--- MATERIAL SHOWN ---

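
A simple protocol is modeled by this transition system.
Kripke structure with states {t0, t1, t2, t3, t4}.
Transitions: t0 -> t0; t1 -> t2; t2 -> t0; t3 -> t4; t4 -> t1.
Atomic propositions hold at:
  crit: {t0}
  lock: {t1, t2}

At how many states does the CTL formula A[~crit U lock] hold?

4

Sat(~crit) = {t1, t2, t3, t4}
A[~crit U lock]: least fixpoint, start Z0 = Sat(lock) = {t1, t2}, add states in Sat(~crit) with every successor in Z. Z1 = {t1, t2, t4}; Z2 = {t1, t2, t3, t4}; fixed.
Sat(A[~crit U lock]) = {t1, t2, t3, t4}
|Sat(A[~crit U lock])| = |{t1, t2, t3, t4}| = 4.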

---

Set down the line holding "At how many" and all later lines through the last one in the material above, exactly, and no other lines.

## RESULT OF THIS EXERCISE
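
At how many states does the CTL formula A[~crit U lock] hold?

4

Sat(~crit) = {t1, t2, t3, t4}
A[~crit U lock]: least fixpoint, start Z0 = Sat(lock) = {t1, t2}, add states in Sat(~crit) with every successor in Z. Z1 = {t1, t2, t4}; Z2 = {t1, t2, t3, t4}; fixed.
Sat(A[~crit U lock]) = {t1, t2, t3, t4}
|Sat(A[~crit U lock])| = |{t1, t2, t3, t4}| = 4.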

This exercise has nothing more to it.